PROMPT: The answer must restate every entry below word for word.

****

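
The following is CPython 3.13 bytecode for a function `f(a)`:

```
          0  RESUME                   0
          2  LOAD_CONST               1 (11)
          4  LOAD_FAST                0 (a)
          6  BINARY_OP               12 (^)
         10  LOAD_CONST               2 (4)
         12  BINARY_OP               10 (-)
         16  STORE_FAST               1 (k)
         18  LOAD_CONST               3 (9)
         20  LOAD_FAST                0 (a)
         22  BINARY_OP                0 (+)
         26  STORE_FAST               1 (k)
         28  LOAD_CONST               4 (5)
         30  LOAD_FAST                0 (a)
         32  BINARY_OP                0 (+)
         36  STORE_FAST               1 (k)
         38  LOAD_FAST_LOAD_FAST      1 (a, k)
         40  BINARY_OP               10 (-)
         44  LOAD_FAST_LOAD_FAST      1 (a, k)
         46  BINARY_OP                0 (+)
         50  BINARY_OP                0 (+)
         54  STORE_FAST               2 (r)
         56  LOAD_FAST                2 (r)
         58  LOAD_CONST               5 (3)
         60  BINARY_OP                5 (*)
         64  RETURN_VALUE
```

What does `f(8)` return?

LOAD_CONST → push 11. Stack: [11]
LOAD_FAST a → push 8. Stack: [11, 8]
BINARY_OP ^ → 11 ^ 8 = 3. Stack: [3]
LOAD_CONST → push 4. Stack: [3, 4]
BINARY_OP - → 3 - 4 = -1. Stack: [-1]
STORE_FAST k → k=-1. Stack: []
LOAD_CONST → push 9. Stack: [9]
LOAD_FAST a → push 8. Stack: [9, 8]
BINARY_OP + → 9 + 8 = 17. Stack: [17]
STORE_FAST k → k=17. Stack: []
LOAD_CONST → push 5. Stack: [5]
LOAD_FAST a → push 8. Stack: [5, 8]
BINARY_OP + → 5 + 8 = 13. Stack: [13]
STORE_FAST k → k=13. Stack: []
LOAD_FAST_LOAD_FAST a,k → push 8,13. Stack: [8, 13]
BINARY_OP - → 8 - 13 = -5. Stack: [-5]
LOAD_FAST_LOAD_FAST a,k → push 8,13. Stack: [-5, 8, 13]
BINARY_OP + → 8 + 13 = 21. Stack: [-5, 21]
BINARY_OP + → -5 + 21 = 16. Stack: [16]
STORE_FAST r → r=16. Stack: []
LOAD_FAST r → push 16. Stack: [16]
LOAD_CONST → push 3. Stack: [16, 3]
BINARY_OP * → 16 * 3 = 48. Stack: [48]
RETURN_VALUE → return 48.

48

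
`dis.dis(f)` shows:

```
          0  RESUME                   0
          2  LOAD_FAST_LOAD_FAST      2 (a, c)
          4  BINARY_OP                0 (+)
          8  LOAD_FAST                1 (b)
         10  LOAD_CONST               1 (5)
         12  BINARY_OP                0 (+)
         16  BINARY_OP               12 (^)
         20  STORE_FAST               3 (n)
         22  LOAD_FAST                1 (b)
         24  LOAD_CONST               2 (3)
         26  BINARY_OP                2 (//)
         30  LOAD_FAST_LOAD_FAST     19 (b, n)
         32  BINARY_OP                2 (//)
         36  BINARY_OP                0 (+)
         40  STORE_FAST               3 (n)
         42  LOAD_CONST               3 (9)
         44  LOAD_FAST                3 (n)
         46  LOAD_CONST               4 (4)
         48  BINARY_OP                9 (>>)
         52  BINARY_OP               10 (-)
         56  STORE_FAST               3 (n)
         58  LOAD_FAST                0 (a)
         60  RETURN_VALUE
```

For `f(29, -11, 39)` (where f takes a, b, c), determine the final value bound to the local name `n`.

10

LOAD_FAST_LOAD_FAST a,c → push 29,39. Stack: [29, 39]
BINARY_OP + → 29 + 39 = 68. Stack: [68]
LOAD_FAST b → push -11. Stack: [68, -11]
LOAD_CONST → push 5. Stack: [68, -11, 5]
BINARY_OP + → -11 + 5 = -6. Stack: [68, -6]
BINARY_OP ^ → 68 ^ -6 = -66. Stack: [-66]
STORE_FAST n → n=-66. Stack: []
LOAD_FAST b → push -11. Stack: [-11]
LOAD_CONST → push 3. Stack: [-11, 3]
BINARY_OP // → -11 // 3 = -4. Stack: [-4]
LOAD_FAST_LOAD_FAST b,n → push -11,-66. Stack: [-4, -11, -66]
BINARY_OP // → -11 // -66 = 0. Stack: [-4, 0]
BINARY_OP + → -4 + 0 = -4. Stack: [-4]
STORE_FAST n → n=-4. Stack: []
LOAD_CONST → push 9. Stack: [9]
LOAD_FAST n → push -4. Stack: [9, -4]
LOAD_CONST → push 4. Stack: [9, -4, 4]
BINARY_OP >> → -4 >> 4 = -1. Stack: [9, -1]
BINARY_OP - → 9 - -1 = 10. Stack: [10]
STORE_FAST n → n=10. Stack: []
LOAD_FAST a → push 29. Stack: [29]
RETURN_VALUE → return 29.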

****

WRITTEN ANSWER:
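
The following is CPython 3.13 bytecode for a function `f(a)`:

```
          0  RESUME                   0
          2  LOAD_CONST               1 (11)
          4  LOAD_FAST                0 (a)
          6  BINARY_OP               12 (^)
         10  LOAD_CONST               2 (4)
         12  BINARY_OP               10 (-)
         16  STORE_FAST               1 (k)
         18  LOAD_CONST               3 (9)
         20  LOAD_FAST                0 (a)
         22  BINARY_OP                0 (+)
         26  STORE_FAST               1 (k)
         28  LOAD_CONST               4 (5)
         30  LOAD_FAST                0 (a)
         32  BINARY_OP                0 (+)
         36  STORE_FAST               1 (k)
         38  LOAD_FAST_LOAD_FAST      1 (a, k)
         40  BINARY_OP               10 (-)
         44  LOAD_FAST_LOAD_FAST      1 (a, k)
         46  BINARY_OP                0 (+)
         50  BINARY_OP                0 (+)
         54  STORE_FAST               2 (r)
         56  LOAD_FAST                2 (r)
         58  LOAD_CONST               5 (3)
         60  BINARY_OP                5 (*)
         64  RETURN_VALUE
```

What does `f(8)` return?

LOAD_CONST → push 11. Stack: [11]
LOAD_FAST a → push 8. Stack: [11, 8]
BINARY_OP ^ → 11 ^ 8 = 3. Stack: [3]
LOAD_CONST → push 4. Stack: [3, 4]
BINARY_OP - → 3 - 4 = -1. Stack: [-1]
STORE_FAST k → k=-1. Stack: []
LOAD_CONST → push 9. Stack: [9]
LOAD_FAST a → push 8. Stack: [9, 8]
BINARY_OP + → 9 + 8 = 17. Stack: [17]
STORE_FAST k → k=17. Stack: []
LOAD_CONST → push 5. Stack: [5]
LOAD_FAST a → push 8. Stack: [5, 8]
BINARY_OP + → 5 + 8 = 13. Stack: [13]
STORE_FAST k → k=13. Stack: []
LOAD_FAST_LOAD_FAST a,k → push 8,13. Stack: [8, 13]
BINARY_OP - → 8 - 13 = -5. Stack: [-5]
LOAD_FAST_LOAD_FAST a,k → push 8,13. Stack: [-5, 8, 13]
BINARY_OP + → 8 + 13 = 21. Stack: [-5, 21]
BINARY_OP + → -5 + 21 = 16. Stack: [16]
STORE_FAST r → r=16. Stack: []
LOAD_FAST r → push 16. Stack: [16]
LOAD_CONST → push 3. Stack: [16, 3]
BINARY_OP * → 16 * 3 = 48. Stack: [48]
RETURN_VALUE → return 48.

48

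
`dis.dis(f)` shows:

```
          0  RESUME                   0
          2  LOAD_FAST_LOAD_FAST      2 (a, c)
          4  BINARY_OP                0 (+)
          8  LOAD_FAST                1 (b)
         10  LOAD_CONST               1 (5)
         12  BINARY_OP                0 (+)
         16  BINARY_OP               12 (^)
         20  STORE_FAST               3 (n)
         22  LOAD_FAST                1 (b)
         24  LOAD_CONST               2 (3)
         26  BINARY_OP                2 (//)
         30  LOAD_FAST_LOAD_FAST     19 (b, n)
         32  BINARY_OP                2 (//)
         36  BINARY_OP                0 (+)
         40  STORE_FAST               3 (n)
         42  LOAD_CONST               3 (9)
         44  LOAD_FAST                3 (n)
         46  LOAD_CONST               4 (4)
         48  BINARY_OP                9 (>>)
         52  BINARY_OP               10 (-)
         56  STORE_FAST               3 (n)
         58  LOAD_FAST                0 (a)
         60  RETURN_VALUE
```

For `f(29, -11, 39)` (where f takes a, b, c), determine the final value bound to the local name `n`.

10

LOAD_FAST_LOAD_FAST a,c → push 29,39. Stack: [29, 39]
BINARY_OP + → 29 + 39 = 68. Stack: [68]
LOAD_FAST b → push -11. Stack: [68, -11]
LOAD_CONST → push 5. Stack: [68, -11, 5]
BINARY_OP + → -11 + 5 = -6. Stack: [68, -6]
BINARY_OP ^ → 68 ^ -6 = -66. Stack: [-66]
STORE_FAST n → n=-66. Stack: []
LOAD_FAST b → push -11. Stack: [-11]
LOAD_CONST → push 3. Stack: [-11, 3]
BINARY_OP // → -11 // 3 = -4. Stack: [-4]
LOAD_FAST_LOAD_FAST b,n → push -11,-66. Stack: [-4, -11, -66]
BINARY_OP // → -11 // -66 = 0. Stack: [-4, 0]
BINARY_OP + → -4 + 0 = -4. Stack: [-4]
STORE_FAST n → n=-4. Stack: []
LOAD_CONST → push 9. Stack: [9]
LOAD_FAST n → push -4. Stack: [9, -4]
LOAD_CONST → push 4. Stack: [9, -4, 4]
BINARY_OP >> → -4 >> 4 = -1. Stack: [9, -1]
BINARY_OP - → 9 - -1 = 10. Stack: [10]
STORE_FAST n → n=10. Stack: []
LOAD_FAST a → push 29. Stack: [29]
RETURN_VALUE → return 29.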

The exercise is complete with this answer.